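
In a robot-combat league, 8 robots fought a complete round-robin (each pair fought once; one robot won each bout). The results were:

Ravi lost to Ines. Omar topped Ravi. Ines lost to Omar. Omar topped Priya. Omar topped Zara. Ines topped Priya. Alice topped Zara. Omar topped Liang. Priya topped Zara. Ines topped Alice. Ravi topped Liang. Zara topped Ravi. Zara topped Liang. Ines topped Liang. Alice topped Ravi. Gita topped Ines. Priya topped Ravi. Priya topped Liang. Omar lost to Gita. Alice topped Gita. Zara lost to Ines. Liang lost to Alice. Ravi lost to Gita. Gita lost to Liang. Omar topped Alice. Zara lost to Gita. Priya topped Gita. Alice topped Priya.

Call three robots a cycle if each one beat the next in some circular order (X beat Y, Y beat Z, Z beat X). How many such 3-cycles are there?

8

Win totals: Alice 5, Gita 4, Priya 4, Ravi 1, Zara 2, Omar 6, Ines 5, Liang 1.
A robot with w wins dominates both others in C(w,2) triples; summing gives 10 + 6 + 6 + 0 + 1 + 15 + 10 + 0 = 48 transitive triples.
Total triples C(8,3) = 56, so cyclic triples = 56 − 48 = 8.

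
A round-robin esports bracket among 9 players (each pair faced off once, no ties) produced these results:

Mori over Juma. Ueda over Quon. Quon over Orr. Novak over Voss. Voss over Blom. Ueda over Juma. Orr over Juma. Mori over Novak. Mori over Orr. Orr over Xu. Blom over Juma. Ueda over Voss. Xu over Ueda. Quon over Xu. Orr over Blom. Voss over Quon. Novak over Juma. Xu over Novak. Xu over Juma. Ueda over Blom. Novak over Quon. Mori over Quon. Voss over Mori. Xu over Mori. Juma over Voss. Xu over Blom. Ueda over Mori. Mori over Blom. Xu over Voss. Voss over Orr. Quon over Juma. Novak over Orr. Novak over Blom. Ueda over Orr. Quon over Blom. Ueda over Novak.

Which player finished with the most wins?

Ueda

Win totals: Blom 1, Ueda 7, Juma 1, Mori 5, Orr 3, Quon 4, Novak 5, Xu 6, Voss 4.
Ueda leads with 7 wins (next highest: 6).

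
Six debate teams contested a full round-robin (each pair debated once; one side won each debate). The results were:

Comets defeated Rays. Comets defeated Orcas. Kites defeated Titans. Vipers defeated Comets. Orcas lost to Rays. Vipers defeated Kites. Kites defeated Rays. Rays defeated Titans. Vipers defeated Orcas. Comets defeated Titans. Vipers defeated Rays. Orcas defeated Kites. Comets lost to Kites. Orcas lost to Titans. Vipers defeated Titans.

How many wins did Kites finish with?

Kites' results: beat Titans, Comets, Rays; lost to Orcas, Vipers.
That is 3 wins.

3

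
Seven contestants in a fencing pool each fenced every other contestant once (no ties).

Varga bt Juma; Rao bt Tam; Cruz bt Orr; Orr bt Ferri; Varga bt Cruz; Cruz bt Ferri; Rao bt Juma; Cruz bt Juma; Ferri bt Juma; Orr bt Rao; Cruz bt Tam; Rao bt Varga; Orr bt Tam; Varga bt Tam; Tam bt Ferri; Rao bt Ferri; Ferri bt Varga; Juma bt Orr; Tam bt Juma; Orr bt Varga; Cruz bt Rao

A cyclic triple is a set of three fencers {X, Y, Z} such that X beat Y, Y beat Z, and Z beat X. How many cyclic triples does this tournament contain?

Win totals: Cruz 5, Juma 1, Rao 4, Tam 2, Orr 4, Ferri 2, Varga 3.
A fencer with w wins dominates both others in C(w,2) triples; summing gives 10 + 0 + 6 + 1 + 6 + 1 + 3 = 27 transitive triples.
Total triples C(7,3) = 35, so cyclic triples = 35 − 27 = 8.

8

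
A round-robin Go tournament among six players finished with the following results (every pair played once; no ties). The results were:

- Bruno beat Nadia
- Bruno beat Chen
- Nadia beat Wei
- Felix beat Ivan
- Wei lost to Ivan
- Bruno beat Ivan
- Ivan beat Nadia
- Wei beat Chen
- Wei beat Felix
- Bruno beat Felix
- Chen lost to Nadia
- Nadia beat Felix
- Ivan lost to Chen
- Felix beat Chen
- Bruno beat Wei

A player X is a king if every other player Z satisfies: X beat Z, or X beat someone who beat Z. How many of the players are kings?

1

Chen cannot reach Bruno, Felix in two steps.
Wei cannot reach Bruno, Nadia in two steps.
Ivan cannot reach Bruno in two steps.
Bruno reaches everyone (king).
Felix cannot reach Bruno in two steps.
Nadia cannot reach Bruno in two steps.
Kings: Bruno — 1.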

● ● ●

→ Exercise brief
Word for word, restate the lines of the data above that fall between the line holding "- Wei beat Chen" and the line holding "- Bruno beat Wei", inclusive, and no other lines.

→ Task answer
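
- Wei beat Chen
- Wei beat Felix
- Bruno beat Felix
- Chen lost to Nadia
- Nadia beat Felix
- Ivan lost to Chen
- Felix beat Chen
- Bruno beat Wei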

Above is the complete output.